**Task**
Retype all of the entries that appear below, keeping them exactly as they are.

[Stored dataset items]
"""
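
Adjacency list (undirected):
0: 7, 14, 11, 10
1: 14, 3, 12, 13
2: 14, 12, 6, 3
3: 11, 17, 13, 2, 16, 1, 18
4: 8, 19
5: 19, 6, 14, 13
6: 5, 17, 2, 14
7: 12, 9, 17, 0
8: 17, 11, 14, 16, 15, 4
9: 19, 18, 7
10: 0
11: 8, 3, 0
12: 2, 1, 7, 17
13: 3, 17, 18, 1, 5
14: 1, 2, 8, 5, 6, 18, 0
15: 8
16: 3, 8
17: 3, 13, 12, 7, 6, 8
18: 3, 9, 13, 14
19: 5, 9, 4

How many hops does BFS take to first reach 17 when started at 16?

Level 0: 16
Level 1: 3, 8
Level 2: 1, 2, 4, 11, 13, 14, 15, 17, 18
Level 3: 0, 5, 6, 7, 9, 12, 19
Level 4: 10
17 first appears at level 2.

2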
"""
**Expected output**
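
Adjacency list (undirected):
0: 7, 14, 11, 10
1: 14, 3, 12, 13
2: 14, 12, 6, 3
3: 11, 17, 13, 2, 16, 1, 18
4: 8, 19
5: 19, 6, 14, 13
6: 5, 17, 2, 14
7: 12, 9, 17, 0
8: 17, 11, 14, 16, 15, 4
9: 19, 18, 7
10: 0
11: 8, 3, 0
12: 2, 1, 7, 17
13: 3, 17, 18, 1, 5
14: 1, 2, 8, 5, 6, 18, 0
15: 8
16: 3, 8
17: 3, 13, 12, 7, 6, 8
18: 3, 9, 13, 14
19: 5, 9, 4

How many hops does BFS take to first reach 17 when started at 16?

Level 0: 16
Level 1: 3, 8
Level 2: 1, 2, 4, 11, 13, 14, 15, 17, 18
Level 3: 0, 5, 6, 7, 9, 12, 19
Level 4: 10
17 first appears at level 2.

2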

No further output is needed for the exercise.